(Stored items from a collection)
----

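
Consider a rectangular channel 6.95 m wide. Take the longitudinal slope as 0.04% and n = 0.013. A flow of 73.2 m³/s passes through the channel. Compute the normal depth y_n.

y_n = 4.4 m

Manning's equation rearranged: A R^(2/3) = nQ / (1·√S) = 0.013 × 73.2 / (√0.0004) = 47.58.
At y = 3.37 m: A R^(2/3) = 33.5 — too small.
At y = 4.4 m: A R^(2/3) = 47.59 — matches.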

----

• _WHAT TO DO_: Your reply should be all of the data, returned exactly.

• _EXERCISE SOLUTION_:
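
Consider a rectangular channel 6.95 m wide. Take the longitudinal slope as 0.04% and n = 0.013. A flow of 73.2 m³/s passes through the channel. Compute the normal depth y_n.

y_n = 4.4 m

Manning's equation rearranged: A R^(2/3) = nQ / (1·√S) = 0.013 × 73.2 / (√0.0004) = 47.58.
At y = 3.37 m: A R^(2/3) = 33.5 — too small.
At y = 4.4 m: A R^(2/3) = 47.59 — matches.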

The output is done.